_WHAT THE TASK ASKS:_ Could you restate exactly the lines that begin at the line with "A probe-mounted laser" and end at the final line of the data?

_DATA:_

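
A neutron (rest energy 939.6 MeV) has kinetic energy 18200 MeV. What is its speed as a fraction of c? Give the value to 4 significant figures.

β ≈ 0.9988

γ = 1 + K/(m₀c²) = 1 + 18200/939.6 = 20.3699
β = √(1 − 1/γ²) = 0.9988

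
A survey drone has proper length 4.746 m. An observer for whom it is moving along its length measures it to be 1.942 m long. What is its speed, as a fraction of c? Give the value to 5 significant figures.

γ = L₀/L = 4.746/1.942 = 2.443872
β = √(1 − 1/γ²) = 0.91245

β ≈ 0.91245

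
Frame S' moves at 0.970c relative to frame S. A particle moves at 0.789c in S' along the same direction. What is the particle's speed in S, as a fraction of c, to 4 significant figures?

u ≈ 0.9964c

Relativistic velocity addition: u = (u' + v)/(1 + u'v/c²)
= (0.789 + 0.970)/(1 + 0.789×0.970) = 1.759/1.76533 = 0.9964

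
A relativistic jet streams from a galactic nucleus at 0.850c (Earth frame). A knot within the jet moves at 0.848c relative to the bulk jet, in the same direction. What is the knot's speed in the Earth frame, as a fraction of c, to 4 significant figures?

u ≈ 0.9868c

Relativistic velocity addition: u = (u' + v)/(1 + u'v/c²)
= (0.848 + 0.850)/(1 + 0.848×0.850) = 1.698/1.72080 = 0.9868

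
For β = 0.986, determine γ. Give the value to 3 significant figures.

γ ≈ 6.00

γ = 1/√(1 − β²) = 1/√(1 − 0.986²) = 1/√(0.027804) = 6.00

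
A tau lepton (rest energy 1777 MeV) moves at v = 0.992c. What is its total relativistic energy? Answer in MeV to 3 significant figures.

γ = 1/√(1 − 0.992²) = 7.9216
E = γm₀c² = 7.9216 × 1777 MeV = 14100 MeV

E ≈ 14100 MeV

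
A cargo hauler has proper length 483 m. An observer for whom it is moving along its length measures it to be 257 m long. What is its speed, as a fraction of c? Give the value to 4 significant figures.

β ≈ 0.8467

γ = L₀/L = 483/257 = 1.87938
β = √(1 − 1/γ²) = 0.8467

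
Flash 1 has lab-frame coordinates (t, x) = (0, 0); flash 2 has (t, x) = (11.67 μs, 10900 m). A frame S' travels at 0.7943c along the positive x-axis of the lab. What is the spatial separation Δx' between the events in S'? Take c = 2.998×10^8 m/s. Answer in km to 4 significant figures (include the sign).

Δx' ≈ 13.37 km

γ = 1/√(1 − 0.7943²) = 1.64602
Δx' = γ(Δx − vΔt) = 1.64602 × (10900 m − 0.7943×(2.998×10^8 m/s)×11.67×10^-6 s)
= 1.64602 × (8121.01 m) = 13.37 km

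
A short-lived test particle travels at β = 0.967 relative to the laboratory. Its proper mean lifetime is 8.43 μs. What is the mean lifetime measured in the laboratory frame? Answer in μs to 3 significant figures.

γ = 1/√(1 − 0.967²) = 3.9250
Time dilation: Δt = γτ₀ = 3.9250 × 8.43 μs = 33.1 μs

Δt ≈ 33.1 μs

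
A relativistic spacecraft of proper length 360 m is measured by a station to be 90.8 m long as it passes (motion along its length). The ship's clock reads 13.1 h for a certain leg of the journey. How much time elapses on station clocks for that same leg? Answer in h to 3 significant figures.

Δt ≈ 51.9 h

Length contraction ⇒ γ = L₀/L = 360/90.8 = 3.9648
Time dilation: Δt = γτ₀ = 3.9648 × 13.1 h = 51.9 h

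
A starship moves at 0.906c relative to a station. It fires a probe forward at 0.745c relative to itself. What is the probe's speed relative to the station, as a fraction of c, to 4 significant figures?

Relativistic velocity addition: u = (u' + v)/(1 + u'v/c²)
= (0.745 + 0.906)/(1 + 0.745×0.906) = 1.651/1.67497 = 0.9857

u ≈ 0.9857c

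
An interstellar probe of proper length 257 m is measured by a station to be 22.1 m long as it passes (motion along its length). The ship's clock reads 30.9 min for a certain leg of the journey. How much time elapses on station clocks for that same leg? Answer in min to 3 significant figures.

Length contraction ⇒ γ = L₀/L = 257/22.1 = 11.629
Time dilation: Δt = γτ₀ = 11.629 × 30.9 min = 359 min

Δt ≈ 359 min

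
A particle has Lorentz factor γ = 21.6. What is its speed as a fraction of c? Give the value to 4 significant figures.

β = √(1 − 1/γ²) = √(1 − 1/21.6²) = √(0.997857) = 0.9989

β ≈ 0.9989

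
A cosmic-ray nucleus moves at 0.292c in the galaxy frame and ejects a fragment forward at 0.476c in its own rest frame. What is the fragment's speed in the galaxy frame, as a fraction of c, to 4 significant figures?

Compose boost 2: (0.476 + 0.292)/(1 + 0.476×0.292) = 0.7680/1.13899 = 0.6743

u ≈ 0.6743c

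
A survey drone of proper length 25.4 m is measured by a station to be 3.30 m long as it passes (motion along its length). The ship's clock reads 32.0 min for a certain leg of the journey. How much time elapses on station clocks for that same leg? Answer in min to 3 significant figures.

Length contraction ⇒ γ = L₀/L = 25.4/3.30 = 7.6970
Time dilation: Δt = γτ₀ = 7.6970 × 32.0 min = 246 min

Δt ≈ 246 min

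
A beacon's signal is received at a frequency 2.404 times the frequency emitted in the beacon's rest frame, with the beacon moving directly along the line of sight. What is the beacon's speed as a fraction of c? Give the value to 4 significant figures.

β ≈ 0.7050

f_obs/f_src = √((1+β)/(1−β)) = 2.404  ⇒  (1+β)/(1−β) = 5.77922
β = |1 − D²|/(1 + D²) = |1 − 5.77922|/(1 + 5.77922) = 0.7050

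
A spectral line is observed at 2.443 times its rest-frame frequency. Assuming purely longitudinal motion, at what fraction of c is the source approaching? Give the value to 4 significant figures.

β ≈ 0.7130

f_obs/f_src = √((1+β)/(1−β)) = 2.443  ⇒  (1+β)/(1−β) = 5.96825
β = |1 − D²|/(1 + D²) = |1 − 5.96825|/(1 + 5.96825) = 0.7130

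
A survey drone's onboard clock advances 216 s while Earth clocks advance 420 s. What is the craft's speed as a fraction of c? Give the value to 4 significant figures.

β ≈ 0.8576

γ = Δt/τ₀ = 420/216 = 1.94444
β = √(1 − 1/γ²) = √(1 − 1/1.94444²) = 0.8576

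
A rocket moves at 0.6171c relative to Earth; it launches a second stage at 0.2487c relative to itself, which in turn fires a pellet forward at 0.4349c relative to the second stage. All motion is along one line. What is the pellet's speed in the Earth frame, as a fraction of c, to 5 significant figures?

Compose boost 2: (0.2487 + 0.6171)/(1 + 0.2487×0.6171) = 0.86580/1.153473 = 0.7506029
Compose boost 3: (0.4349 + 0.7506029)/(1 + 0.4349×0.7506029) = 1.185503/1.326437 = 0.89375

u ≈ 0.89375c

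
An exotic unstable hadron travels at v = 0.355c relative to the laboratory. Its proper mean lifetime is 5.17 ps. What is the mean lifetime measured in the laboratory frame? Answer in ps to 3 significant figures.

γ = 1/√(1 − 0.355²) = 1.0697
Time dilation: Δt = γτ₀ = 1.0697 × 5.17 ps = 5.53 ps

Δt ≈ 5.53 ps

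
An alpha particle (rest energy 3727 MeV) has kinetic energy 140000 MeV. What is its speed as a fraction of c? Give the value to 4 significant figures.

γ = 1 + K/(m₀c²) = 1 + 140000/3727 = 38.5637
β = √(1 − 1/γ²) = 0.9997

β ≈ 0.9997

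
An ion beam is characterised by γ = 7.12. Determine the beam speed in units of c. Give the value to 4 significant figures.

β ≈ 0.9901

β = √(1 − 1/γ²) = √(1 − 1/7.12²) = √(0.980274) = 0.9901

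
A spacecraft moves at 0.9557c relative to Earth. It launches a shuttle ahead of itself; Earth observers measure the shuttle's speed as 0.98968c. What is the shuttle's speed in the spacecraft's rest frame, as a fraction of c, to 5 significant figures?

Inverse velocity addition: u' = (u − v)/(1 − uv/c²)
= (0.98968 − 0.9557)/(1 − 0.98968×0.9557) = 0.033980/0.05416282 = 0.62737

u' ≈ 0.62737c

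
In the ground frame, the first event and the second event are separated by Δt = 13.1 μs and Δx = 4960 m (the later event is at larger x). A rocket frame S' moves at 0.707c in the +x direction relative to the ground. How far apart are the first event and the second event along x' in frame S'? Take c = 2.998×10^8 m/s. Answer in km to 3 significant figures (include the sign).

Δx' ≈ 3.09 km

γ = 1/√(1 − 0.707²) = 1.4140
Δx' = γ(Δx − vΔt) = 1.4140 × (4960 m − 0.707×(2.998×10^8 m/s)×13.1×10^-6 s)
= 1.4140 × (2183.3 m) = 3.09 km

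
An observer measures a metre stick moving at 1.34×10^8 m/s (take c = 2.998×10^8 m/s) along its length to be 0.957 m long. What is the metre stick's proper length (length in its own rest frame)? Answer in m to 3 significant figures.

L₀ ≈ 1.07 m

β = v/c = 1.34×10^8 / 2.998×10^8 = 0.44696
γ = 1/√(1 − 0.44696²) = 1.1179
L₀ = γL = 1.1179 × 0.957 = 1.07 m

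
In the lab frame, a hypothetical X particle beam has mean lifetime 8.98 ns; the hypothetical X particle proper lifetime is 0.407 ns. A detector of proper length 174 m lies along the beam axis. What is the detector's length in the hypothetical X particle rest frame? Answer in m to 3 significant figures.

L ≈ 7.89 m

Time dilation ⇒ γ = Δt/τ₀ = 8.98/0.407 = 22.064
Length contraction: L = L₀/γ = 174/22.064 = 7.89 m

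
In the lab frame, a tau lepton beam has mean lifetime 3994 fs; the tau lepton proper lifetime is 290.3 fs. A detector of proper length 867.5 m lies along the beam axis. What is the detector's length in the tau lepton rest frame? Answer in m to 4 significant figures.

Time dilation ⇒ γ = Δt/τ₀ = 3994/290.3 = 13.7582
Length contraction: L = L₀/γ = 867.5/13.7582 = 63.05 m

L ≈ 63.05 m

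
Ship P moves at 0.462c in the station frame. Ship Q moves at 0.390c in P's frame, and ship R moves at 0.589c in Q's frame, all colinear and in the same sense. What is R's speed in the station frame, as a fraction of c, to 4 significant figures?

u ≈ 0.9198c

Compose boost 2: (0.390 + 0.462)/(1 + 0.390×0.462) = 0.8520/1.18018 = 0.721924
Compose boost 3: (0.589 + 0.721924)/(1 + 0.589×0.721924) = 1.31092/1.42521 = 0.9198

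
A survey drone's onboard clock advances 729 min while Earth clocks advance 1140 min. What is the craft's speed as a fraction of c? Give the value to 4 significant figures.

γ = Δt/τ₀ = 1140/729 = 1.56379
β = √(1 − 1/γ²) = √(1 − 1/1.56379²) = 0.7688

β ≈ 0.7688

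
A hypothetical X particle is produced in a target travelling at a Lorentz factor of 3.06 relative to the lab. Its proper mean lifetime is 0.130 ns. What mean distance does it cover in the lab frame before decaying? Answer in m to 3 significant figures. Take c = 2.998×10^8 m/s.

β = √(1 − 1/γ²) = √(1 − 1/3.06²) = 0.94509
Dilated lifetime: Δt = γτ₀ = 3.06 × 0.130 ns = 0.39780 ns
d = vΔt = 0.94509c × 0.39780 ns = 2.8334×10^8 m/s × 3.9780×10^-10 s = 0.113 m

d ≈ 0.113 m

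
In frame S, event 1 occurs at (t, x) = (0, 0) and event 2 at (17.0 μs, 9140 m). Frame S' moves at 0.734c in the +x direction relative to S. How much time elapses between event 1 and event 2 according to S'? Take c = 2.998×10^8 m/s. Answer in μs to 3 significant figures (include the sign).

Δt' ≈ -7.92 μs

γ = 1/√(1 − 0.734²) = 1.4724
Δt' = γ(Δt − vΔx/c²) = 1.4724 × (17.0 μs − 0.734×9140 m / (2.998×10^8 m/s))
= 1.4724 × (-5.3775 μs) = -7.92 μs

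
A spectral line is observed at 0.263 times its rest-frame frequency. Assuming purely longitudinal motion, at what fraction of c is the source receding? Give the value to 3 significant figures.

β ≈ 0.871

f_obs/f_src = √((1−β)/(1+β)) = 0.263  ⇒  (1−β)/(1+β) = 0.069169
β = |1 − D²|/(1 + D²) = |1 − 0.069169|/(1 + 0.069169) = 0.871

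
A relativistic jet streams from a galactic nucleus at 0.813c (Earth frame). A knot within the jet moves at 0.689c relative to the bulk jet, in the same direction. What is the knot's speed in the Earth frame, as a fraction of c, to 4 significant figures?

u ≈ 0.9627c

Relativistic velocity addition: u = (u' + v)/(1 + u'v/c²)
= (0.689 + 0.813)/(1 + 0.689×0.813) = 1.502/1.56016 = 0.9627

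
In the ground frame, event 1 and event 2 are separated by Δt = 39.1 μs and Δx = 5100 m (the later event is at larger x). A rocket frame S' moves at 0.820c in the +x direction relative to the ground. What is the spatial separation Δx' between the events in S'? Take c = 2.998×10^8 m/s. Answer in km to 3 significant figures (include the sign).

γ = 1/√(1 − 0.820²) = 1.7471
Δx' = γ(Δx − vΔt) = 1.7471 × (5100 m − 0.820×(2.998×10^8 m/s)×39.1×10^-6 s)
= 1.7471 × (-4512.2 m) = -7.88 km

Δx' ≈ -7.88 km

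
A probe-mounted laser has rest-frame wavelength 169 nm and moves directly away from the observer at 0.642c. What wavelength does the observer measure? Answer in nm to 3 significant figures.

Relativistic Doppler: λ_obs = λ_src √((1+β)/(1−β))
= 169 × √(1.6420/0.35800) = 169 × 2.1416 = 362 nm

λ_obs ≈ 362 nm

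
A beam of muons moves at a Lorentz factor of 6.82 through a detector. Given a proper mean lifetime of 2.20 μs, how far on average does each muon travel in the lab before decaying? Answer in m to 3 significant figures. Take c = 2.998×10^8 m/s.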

_TASK ANSWER:_
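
A probe-mounted laser has rest-frame wavelength 169 nm and moves directly away from the observer at 0.642c. What wavelength does the observer measure? Answer in nm to 3 significant figures.

Relativistic Doppler: λ_obs = λ_src √((1+β)/(1−β))
= 169 × √(1.6420/0.35800) = 169 × 2.1416 = 362 nm

λ_obs ≈ 362 nm

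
A beam of muons moves at a Lorentz factor of 6.82 through a detector. Given a proper mean lifetime of 2.20 μs, how far on average does each muon travel in the lab before decaying? Answer in m to 3 significant figures. Take c = 2.998×10^8 m/s.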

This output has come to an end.